> **Task to carry out**
Check each line of the material. Copy those containing "CH₃COOH".

> **Records supplied**
------------
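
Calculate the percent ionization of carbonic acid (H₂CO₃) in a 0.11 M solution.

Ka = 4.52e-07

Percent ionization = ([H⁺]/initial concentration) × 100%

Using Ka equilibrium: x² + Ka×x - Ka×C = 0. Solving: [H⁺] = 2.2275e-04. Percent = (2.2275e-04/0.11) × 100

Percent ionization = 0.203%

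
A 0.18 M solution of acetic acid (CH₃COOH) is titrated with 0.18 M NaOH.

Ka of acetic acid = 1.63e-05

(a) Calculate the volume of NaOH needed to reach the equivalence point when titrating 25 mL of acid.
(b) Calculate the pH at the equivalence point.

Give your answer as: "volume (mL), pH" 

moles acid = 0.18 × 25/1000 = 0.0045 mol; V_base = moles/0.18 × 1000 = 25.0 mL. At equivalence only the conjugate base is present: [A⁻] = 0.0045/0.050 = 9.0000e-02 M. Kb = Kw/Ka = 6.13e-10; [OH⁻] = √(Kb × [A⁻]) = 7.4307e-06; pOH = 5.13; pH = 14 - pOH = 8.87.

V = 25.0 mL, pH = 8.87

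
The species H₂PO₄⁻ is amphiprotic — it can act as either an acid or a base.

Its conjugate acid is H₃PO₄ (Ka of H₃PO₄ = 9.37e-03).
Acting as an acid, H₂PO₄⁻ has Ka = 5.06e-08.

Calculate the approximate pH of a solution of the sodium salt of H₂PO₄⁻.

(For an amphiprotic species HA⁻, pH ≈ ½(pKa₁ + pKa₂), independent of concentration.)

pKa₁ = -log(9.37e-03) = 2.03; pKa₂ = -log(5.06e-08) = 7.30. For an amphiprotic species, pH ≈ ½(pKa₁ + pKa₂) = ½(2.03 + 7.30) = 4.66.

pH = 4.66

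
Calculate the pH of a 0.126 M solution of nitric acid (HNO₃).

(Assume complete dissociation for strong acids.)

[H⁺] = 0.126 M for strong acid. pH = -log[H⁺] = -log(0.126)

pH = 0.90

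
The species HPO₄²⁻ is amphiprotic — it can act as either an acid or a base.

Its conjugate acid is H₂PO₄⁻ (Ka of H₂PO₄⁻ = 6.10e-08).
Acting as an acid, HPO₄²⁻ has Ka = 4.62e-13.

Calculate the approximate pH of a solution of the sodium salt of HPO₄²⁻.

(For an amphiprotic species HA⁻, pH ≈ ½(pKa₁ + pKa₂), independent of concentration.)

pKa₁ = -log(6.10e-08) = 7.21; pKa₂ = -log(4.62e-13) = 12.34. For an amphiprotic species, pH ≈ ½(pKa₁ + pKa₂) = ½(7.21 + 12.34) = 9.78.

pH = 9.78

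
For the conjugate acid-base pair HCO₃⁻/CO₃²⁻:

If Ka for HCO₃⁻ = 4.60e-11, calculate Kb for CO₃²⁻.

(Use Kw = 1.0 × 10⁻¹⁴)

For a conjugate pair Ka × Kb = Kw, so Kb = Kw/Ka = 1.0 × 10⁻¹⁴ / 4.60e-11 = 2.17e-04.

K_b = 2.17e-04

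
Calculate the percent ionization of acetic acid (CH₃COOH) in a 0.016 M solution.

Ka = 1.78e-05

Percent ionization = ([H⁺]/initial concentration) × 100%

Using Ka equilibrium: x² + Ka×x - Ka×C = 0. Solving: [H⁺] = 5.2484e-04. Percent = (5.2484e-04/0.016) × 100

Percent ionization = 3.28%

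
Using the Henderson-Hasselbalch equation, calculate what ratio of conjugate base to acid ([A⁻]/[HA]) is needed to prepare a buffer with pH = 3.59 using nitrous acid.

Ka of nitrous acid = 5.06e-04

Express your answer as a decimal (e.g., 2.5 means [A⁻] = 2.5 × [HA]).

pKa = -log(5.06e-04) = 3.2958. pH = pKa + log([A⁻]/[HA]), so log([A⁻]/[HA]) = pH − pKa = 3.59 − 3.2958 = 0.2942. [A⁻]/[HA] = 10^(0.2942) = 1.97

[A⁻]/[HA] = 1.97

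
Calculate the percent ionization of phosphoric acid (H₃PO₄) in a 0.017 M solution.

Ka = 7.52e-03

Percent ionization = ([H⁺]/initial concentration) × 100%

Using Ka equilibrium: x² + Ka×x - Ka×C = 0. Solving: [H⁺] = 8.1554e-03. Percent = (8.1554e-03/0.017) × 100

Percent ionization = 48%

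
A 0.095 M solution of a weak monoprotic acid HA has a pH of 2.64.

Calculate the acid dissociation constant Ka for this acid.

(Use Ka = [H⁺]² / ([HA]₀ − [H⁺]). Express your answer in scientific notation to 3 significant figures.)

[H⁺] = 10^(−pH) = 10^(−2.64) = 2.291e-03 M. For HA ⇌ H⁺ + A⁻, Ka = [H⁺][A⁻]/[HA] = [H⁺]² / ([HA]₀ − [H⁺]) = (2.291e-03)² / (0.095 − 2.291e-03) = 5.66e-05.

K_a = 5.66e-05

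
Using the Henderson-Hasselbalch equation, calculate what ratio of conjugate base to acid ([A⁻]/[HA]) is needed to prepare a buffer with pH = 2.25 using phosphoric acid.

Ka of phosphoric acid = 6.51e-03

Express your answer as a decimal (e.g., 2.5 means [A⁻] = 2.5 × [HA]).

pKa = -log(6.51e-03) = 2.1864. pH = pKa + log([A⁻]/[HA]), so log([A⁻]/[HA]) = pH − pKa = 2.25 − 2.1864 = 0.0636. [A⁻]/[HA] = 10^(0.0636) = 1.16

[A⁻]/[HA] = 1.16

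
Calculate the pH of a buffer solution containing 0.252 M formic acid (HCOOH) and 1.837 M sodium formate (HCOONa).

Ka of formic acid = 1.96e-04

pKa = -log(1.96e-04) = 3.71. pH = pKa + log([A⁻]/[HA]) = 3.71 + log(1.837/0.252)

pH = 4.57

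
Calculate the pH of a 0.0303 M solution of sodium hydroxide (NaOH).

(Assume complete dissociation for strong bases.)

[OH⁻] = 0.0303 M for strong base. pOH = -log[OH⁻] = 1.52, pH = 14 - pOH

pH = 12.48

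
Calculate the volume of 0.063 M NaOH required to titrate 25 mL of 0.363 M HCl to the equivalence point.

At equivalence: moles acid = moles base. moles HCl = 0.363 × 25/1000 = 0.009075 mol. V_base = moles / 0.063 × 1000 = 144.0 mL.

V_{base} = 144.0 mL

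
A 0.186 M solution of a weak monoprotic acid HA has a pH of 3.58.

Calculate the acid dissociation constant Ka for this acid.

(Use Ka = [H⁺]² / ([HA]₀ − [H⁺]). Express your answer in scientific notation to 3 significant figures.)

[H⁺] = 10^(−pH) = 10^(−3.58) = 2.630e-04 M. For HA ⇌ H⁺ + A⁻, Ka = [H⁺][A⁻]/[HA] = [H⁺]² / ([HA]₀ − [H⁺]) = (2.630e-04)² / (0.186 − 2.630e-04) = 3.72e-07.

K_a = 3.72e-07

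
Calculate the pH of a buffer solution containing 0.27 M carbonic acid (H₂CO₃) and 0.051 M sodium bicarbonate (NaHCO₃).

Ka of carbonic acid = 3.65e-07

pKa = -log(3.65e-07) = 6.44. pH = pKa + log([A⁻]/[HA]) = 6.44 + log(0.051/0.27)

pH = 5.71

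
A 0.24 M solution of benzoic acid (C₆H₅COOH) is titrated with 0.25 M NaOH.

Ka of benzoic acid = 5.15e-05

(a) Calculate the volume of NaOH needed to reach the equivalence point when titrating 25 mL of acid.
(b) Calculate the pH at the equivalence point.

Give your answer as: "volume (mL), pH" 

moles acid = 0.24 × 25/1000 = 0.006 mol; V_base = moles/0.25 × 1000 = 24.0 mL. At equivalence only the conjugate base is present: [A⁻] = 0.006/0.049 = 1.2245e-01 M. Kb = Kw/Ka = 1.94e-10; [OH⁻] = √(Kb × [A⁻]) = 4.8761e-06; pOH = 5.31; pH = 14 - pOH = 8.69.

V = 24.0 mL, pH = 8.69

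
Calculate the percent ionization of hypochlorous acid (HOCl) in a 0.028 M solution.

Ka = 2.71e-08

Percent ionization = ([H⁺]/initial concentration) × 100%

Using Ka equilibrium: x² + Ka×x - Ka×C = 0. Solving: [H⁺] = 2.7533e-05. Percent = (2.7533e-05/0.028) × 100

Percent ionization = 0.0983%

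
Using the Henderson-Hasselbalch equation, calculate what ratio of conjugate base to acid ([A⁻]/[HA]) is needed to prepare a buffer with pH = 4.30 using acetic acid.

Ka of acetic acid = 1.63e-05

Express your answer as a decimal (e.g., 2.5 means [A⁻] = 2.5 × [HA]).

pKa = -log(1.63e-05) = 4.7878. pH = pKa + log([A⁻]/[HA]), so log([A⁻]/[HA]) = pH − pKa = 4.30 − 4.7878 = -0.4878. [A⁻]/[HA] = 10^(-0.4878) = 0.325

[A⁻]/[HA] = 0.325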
------------
> **Solution for this exercise**
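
A 0.18 M solution of acetic acid (CH₃COOH) is titrated with 0.18 M NaOH.
Calculate the percent ionization of acetic acid (CH₃COOH) in a 0.016 M solution.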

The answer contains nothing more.